*ENTRIES PROVIDED*
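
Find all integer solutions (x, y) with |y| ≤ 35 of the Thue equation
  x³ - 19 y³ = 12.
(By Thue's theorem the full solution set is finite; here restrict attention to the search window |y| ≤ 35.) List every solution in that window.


The equation is x³ - 19y³ = 12. For fixed y, x³ = 19·y³ + 12, so a solution requires the RHS to be a perfect cube.
Strategy: iterate y from -35 to 35, compute RHS = 19·y³ + 12, and check whether it is a (positive or negative) perfect cube.
Check small values of y:
  y = 0: RHS = 12 is not a perfect cube.
  y = 1: RHS = 31 is not a perfect cube.
  y = -1: RHS = -7 is not a perfect cube.
  y = 2: RHS = 164 is not a perfect cube.
  y = -2: RHS = -140 is not a perfect cube.
  y = 3: RHS = 525 is not a perfect cube.
  y = -3: RHS = -501 is not a perfect cube.
Continuing the search up to |y| = 35 finds no solutions either.
No (x, y) in the scanned range satisfies the equation.

No integer solutions with |y| ≤ 35.


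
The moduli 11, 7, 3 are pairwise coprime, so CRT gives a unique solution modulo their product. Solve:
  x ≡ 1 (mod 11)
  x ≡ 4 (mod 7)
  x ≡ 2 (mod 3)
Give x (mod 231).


Moduli 11, 7, 3 are pairwise coprime; by CRT there is a unique solution modulo M = 11 · 7 · 3 = 231.
Solve pairwise, accumulating the modulus:
  Start with x ≡ 1 (mod 11).
  Combine with x ≡ 4 (mod 7): since gcd(11, 7) = 1, we get a unique residue mod 77.
    Write x = 1 + 11·t and substitute into x ≡ 4 (mod 7): 11·t ≡ 4 − 1 = 3 (mod 7).
    Reduce coefficients mod 7: 4·t ≡ 3 (mod 7).
    The inverse of 4 mod 7 is 2 (since 4·2 = 8 = 1·7 + 1), so t ≡ 2·3 = 6 ≡ 6 (mod 7).
    Then x = 1 + 11·6 = 67, valid modulo lcm(11, 7) = 77: x ≡ 67 (mod 77).
  Combine with x ≡ 2 (mod 3): since gcd(77, 3) = 1, we get a unique residue mod 231.
    Write x = 67 + 77·t and substitute into x ≡ 2 (mod 3): 77·t ≡ 2 − 67 = -65 (mod 3).
    Reduce coefficients mod 3: 2·t ≡ 1 (mod 3).
    The inverse of 2 mod 3 is 2 (since 2·2 = 4 = 1·3 + 1), so t ≡ 2·1 = 2 ≡ 2 (mod 3).
    Then x = 67 + 77·2 = 221, valid modulo lcm(77, 3) = 231: x ≡ 221 (mod 231).
Verify: 221 mod 11 = 1 ✓, 221 mod 7 = 4 ✓, 221 mod 3 = 2 ✓.

x ≡ 221 (mod 231).


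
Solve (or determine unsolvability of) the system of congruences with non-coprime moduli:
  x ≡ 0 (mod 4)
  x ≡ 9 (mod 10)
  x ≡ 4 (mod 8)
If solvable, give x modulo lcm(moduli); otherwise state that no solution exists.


Moduli 4, 10, 8 are not pairwise coprime, so CRT works modulo lcm(m_i) when all pairwise compatibility conditions hold.
Pairwise compatibility: gcd(m_i, m_j) must divide a_i - a_j for every pair.
Merge one congruence at a time:
  Start: x ≡ 0 (mod 4).
  Combine with x ≡ 9 (mod 10): gcd(4, 10) = 2, and 9 - 0 = 9 is NOT divisible by 2.
    ⇒ system is inconsistent (no integer solution).

No solution (the system is inconsistent).


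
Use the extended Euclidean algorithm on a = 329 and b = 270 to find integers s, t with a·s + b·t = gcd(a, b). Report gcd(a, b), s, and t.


Euclidean algorithm on (329, 270) — divide until remainder is 0:
  329 = 1 · 270 + 59
  270 = 4 · 59 + 34
  59 = 1 · 34 + 25
  34 = 1 · 25 + 9
  25 = 2 · 9 + 7
  9 = 1 · 7 + 2
  7 = 3 · 2 + 1
  2 = 2 · 1 + 0
gcd(329, 270) = 1.
Track Bezout coefficients alongside the remainders: start with r₀ = 329 = a·1 + b·0 (s = 1, t = 0) and r₁ = 270 = a·0 + b·1 (s = 0, t = 1); each new remainder r_{k+1} = r_{k-1} − q_k·r_k inherits s_{k+1} = s_{k-1} − q_k·s_k, t_{k+1} = t_{k-1} − q_k·t_k, so r_k = a·s_k + b·t_k at every step:
  q = 1: r = 59, s = 1 − 1·0 = 1, t = 0 − 1·1 = -1  (check: 329·1 + 270·(-1) = 59)
  q = 4: r = 34, s = 0 − 4·1 = -4, t = 1 − 4·(-1) = 5  (check: 329·(-4) + 270·5 = 34)
  q = 1: r = 25, s = 1 − 1·(-4) = 5, t = -1 − 1·5 = -6  (check: 329·5 + 270·(-6) = 25)
  q = 1: r = 9, s = -4 − 1·5 = -9, t = 5 − 1·(-6) = 11  (check: 329·(-9) + 270·11 = 9)
  q = 2: r = 7, s = 5 − 2·(-9) = 23, t = -6 − 2·11 = -28  (check: 329·23 + 270·(-28) = 7)
  q = 1: r = 2, s = -9 − 1·23 = -32, t = 11 − 1·(-28) = 39  (check: 329·(-32) + 270·39 = 2)
  q = 3: r = 1, s = 23 − 3·(-32) = 119, t = -28 − 3·39 = -145  (check: 329·119 + 270·(-145) = 1)
The row with r = 1 (the gcd) gives the Bezout coefficients s = 119, t = -145.
Result: 329 · (119) + 270 · (-145) = 1.

gcd(329, 270) = 1; s = 119, t = -145 (check: 329·119 + 270·(-145) = 1).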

*REQUIRED WORK*
The only acceptable answer is the full set of entries, repeated exactly.

*REPLY TO THE EXERCISE*
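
Find all integer solutions (x, y) with |y| ≤ 35 of the Thue equation
  x³ - 19 y³ = 12.
(By Thue's theorem the full solution set is finite; here restrict attention to the search window |y| ≤ 35.) List every solution in that window.


The equation is x³ - 19y³ = 12. For fixed y, x³ = 19·y³ + 12, so a solution requires the RHS to be a perfect cube.
Strategy: iterate y from -35 to 35, compute RHS = 19·y³ + 12, and check whether it is a (positive or negative) perfect cube.
Check small values of y:
  y = 0: RHS = 12 is not a perfect cube.
  y = 1: RHS = 31 is not a perfect cube.
  y = -1: RHS = -7 is not a perfect cube.
  y = 2: RHS = 164 is not a perfect cube.
  y = -2: RHS = -140 is not a perfect cube.
  y = 3: RHS = 525 is not a perfect cube.
  y = -3: RHS = -501 is not a perfect cube.
Continuing the search up to |y| = 35 finds no solutions either.
No (x, y) in the scanned range satisfies the equation.

No integer solutions with |y| ≤ 35.


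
The moduli 11, 7, 3 are pairwise coprime, so CRT gives a unique solution modulo their product. Solve:
  x ≡ 1 (mod 11)
  x ≡ 4 (mod 7)
  x ≡ 2 (mod 3)
Give x (mod 231).


Moduli 11, 7, 3 are pairwise coprime; by CRT there is a unique solution modulo M = 11 · 7 · 3 = 231.
Solve pairwise, accumulating the modulus:
  Start with x ≡ 1 (mod 11).
  Combine with x ≡ 4 (mod 7): since gcd(11, 7) = 1, we get a unique residue mod 77.
    Write x = 1 + 11·t and substitute into x ≡ 4 (mod 7): 11·t ≡ 4 − 1 = 3 (mod 7).
    Reduce coefficients mod 7: 4·t ≡ 3 (mod 7).
    The inverse of 4 mod 7 is 2 (since 4·2 = 8 = 1·7 + 1), so t ≡ 2·3 = 6 ≡ 6 (mod 7).
    Then x = 1 + 11·6 = 67, valid modulo lcm(11, 7) = 77: x ≡ 67 (mod 77).
  Combine with x ≡ 2 (mod 3): since gcd(77, 3) = 1, we get a unique residue mod 231.
    Write x = 67 + 77·t and substitute into x ≡ 2 (mod 3): 77·t ≡ 2 − 67 = -65 (mod 3).
    Reduce coefficients mod 3: 2·t ≡ 1 (mod 3).
    The inverse of 2 mod 3 is 2 (since 2·2 = 4 = 1·3 + 1), so t ≡ 2·1 = 2 ≡ 2 (mod 3).
    Then x = 67 + 77·2 = 221, valid modulo lcm(77, 3) = 231: x ≡ 221 (mod 231).
Verify: 221 mod 11 = 1 ✓, 221 mod 7 = 4 ✓, 221 mod 3 = 2 ✓.

x ≡ 221 (mod 231).


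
Solve (or determine unsolvability of) the system of congruences with non-coprime moduli:
  x ≡ 0 (mod 4)
  x ≡ 9 (mod 10)
  x ≡ 4 (mod 8)
If solvable, give x modulo lcm(moduli); otherwise state that no solution exists.


Moduli 4, 10, 8 are not pairwise coprime, so CRT works modulo lcm(m_i) when all pairwise compatibility conditions hold.
Pairwise compatibility: gcd(m_i, m_j) must divide a_i - a_j for every pair.
Merge one congruence at a time:
  Start: x ≡ 0 (mod 4).
  Combine with x ≡ 9 (mod 10): gcd(4, 10) = 2, and 9 - 0 = 9 is NOT divisible by 2.
    ⇒ system is inconsistent (no integer solution).

No solution (the system is inconsistent).


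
Use the extended Euclidean algorithm on a = 329 and b = 270 to find integers s, t with a·s + b·t = gcd(a, b). Report gcd(a, b), s, and t.


Euclidean algorithm on (329, 270) — divide until remainder is 0:
  329 = 1 · 270 + 59
  270 = 4 · 59 + 34
  59 = 1 · 34 + 25
  34 = 1 · 25 + 9
  25 = 2 · 9 + 7
  9 = 1 · 7 + 2
  7 = 3 · 2 + 1
  2 = 2 · 1 + 0
gcd(329, 270) = 1.
Track Bezout coefficients alongside the remainders: start with r₀ = 329 = a·1 + b·0 (s = 1, t = 0) and r₁ = 270 = a·0 + b·1 (s = 0, t = 1); each new remainder r_{k+1} = r_{k-1} − q_k·r_k inherits s_{k+1} = s_{k-1} − q_k·s_k, t_{k+1} = t_{k-1} − q_k·t_k, so r_k = a·s_k + b·t_k at every step:
  q = 1: r = 59, s = 1 − 1·0 = 1, t = 0 − 1·1 = -1  (check: 329·1 + 270·(-1) = 59)
  q = 4: r = 34, s = 0 − 4·1 = -4, t = 1 − 4·(-1) = 5  (check: 329·(-4) + 270·5 = 34)
  q = 1: r = 25, s = 1 − 1·(-4) = 5, t = -1 − 1·5 = -6  (check: 329·5 + 270·(-6) = 25)
  q = 1: r = 9, s = -4 − 1·5 = -9, t = 5 − 1·(-6) = 11  (check: 329·(-9) + 270·11 = 9)
  q = 2: r = 7, s = 5 − 2·(-9) = 23, t = -6 − 2·11 = -28  (check: 329·23 + 270·(-28) = 7)
  q = 1: r = 2, s = -9 − 1·23 = -32, t = 11 − 1·(-28) = 39  (check: 329·(-32) + 270·39 = 2)
  q = 3: r = 1, s = 23 − 3·(-32) = 119, t = -28 − 3·39 = -145  (check: 329·119 + 270·(-145) = 1)
The row with r = 1 (the gcd) gives the Bezout coefficients s = 119, t = -145.
Result: 329 · (119) + 270 · (-145) = 1.

gcd(329, 270) = 1; s = 119, t = -145 (check: 329·119 + 270·(-145) = 1).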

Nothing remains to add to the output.